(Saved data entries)
_ _ _

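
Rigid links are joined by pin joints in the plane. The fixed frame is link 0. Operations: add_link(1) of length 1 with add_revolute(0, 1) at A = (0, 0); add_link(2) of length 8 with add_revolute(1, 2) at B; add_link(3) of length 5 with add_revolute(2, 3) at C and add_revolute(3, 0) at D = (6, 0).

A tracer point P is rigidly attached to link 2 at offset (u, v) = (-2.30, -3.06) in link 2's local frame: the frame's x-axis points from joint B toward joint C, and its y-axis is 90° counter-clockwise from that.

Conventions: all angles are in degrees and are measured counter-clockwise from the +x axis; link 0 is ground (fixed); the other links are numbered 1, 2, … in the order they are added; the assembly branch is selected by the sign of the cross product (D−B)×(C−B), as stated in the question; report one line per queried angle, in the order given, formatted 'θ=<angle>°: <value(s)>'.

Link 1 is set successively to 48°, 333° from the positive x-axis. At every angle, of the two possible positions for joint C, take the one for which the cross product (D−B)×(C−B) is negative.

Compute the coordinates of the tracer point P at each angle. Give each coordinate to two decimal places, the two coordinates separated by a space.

A=(0,0), D=(6.00,0)
θ=48°: B = A + 1.00·(cos48°, sin48°) = (0.6691, 0.7431)
θ=48°: |BD| = 5.3824
θ=48°: circle(B,8.00) ∩ circle(D,5.00): a=6.3141, h=4.9124
θ=48°:   candidates: C₊=(7.6010,4.7367) cross=26.441; C₋=(6.2445,-4.9940) cross=-26.441
θ=48°:   branch - wants cross < 0 → take C=(6.2445,-4.9940) (cross=-26.441)
θ=48°: ex = (C−B)/|BC| = (0.6969,-0.7171); ey = (0.7171,0.6969)
θ=48°: P = B + -2.30·ex + -3.06·ey = (-3.1283,0.2600)
θ=333°: B = A + 1.00·(cos333°, sin333°) = (0.8910, -0.4540)
θ=333°: |BD| = 5.1291
θ=333°: circle(B,8.00) ∩ circle(D,5.00): a=6.3664, h=4.8445
θ=333°:   candidates: C₊=(6.8036,4.9350) cross=24.848; C₋=(7.6612,-4.7160) cross=-24.848
θ=333°:   branch - wants cross < 0 → take C=(7.6612,-4.7160) (cross=-24.848)
θ=333°: ex = (C−B)/|BC| = (0.8463,-0.5327); ey = (0.5327,0.8463)
θ=333°: P = B + -2.30·ex + -3.06·ey = (-2.6856,-1.8183)

θ=48°: -3.13 0.26
θ=333°: -2.69 -1.82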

_ _ _

■ **What is expected**: Please write out the records above once more, exactly and completely.

■ **Reply to the task**:
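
Rigid links are joined by pin joints in the plane. The fixed frame is link 0. Operations: add_link(1) of length 1 with add_revolute(0, 1) at A = (0, 0); add_link(2) of length 8 with add_revolute(1, 2) at B; add_link(3) of length 5 with add_revolute(2, 3) at C and add_revolute(3, 0) at D = (6, 0).

A tracer point P is rigidly attached to link 2 at offset (u, v) = (-2.30, -3.06) in link 2's local frame: the frame's x-axis points from joint B toward joint C, and its y-axis is 90° counter-clockwise from that.

Conventions: all angles are in degrees and are measured counter-clockwise from the +x axis; link 0 is ground (fixed); the other links are numbered 1, 2, … in the order they are added; the assembly branch is selected by the sign of the cross product (D−B)×(C−B), as stated in the question; report one line per queried angle, in the order given, formatted 'θ=<angle>°: <value(s)>'.

Link 1 is set successively to 48°, 333° from the positive x-axis. At every angle, of the two possible positions for joint C, take the one for which the cross product (D−B)×(C−B) is negative.

Compute the coordinates of the tracer point P at each angle. Give each coordinate to two decimal places, the two coordinates separated by a space.

A=(0,0), D=(6.00,0)
θ=48°: B = A + 1.00·(cos48°, sin48°) = (0.6691, 0.7431)
θ=48°: |BD| = 5.3824
θ=48°: circle(B,8.00) ∩ circle(D,5.00): a=6.3141, h=4.9124
θ=48°:   candidates: C₊=(7.6010,4.7367) cross=26.441; C₋=(6.2445,-4.9940) cross=-26.441
θ=48°:   branch - wants cross < 0 → take C=(6.2445,-4.9940) (cross=-26.441)
θ=48°: ex = (C−B)/|BC| = (0.6969,-0.7171); ey = (0.7171,0.6969)
θ=48°: P = B + -2.30·ex + -3.06·ey = (-3.1283,0.2600)
θ=333°: B = A + 1.00·(cos333°, sin333°) = (0.8910, -0.4540)
θ=333°: |BD| = 5.1291
θ=333°: circle(B,8.00) ∩ circle(D,5.00): a=6.3664, h=4.8445
θ=333°:   candidates: C₊=(6.8036,4.9350) cross=24.848; C₋=(7.6612,-4.7160) cross=-24.848
θ=333°:   branch - wants cross < 0 → take C=(7.6612,-4.7160) (cross=-24.848)
θ=333°: ex = (C−B)/|BC| = (0.8463,-0.5327); ey = (0.5327,0.8463)
θ=333°: P = B + -2.30·ex + -3.06·ey = (-2.6856,-1.8183)

θ=48°: -3.13 0.26
θ=333°: -2.69 -1.82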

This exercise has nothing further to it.